▶ PROBLEM TO SOLVE:
Please return all the records exactly, with nothing left out.

MATERIAL FOR THIS EXERCISE Block Start

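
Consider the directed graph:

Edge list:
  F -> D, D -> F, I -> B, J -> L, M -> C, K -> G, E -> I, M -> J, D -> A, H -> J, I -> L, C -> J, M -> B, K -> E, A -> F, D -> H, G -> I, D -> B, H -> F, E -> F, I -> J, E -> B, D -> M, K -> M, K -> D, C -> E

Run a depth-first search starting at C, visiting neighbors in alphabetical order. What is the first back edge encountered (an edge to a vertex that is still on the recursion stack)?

A->F

DFS from C (visiting neighbors in alphabetical order); mark gray on enter, black on exit:
C gray
  E gray
    B gray
    B black
    F gray
      D gray
        A gray
          A→F: F is gray → back edge
First back edge: A → F.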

MATERIAL FOR THIS EXERCISE Block End

▶ REPLY TO THE EXERCISE:
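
Consider the directed graph:

Edge list:
  F -> D, D -> F, I -> B, J -> L, M -> C, K -> G, E -> I, M -> J, D -> A, H -> J, I -> L, C -> J, M -> B, K -> E, A -> F, D -> H, G -> I, D -> B, H -> F, E -> F, I -> J, E -> B, D -> M, K -> M, K -> D, C -> E

Run a depth-first search starting at C, visiting neighbors in alphabetical order. What is the first back edge encountered (an edge to a vertex that is still on the recursion stack)?

A->F

DFS from C (visiting neighbors in alphabetical order); mark gray on enter, black on exit:
C gray
  E gray
    B gray
    B black
    F gray
      D gray
        A gray
          A→F: F is gray → back edge
First back edge: A → F.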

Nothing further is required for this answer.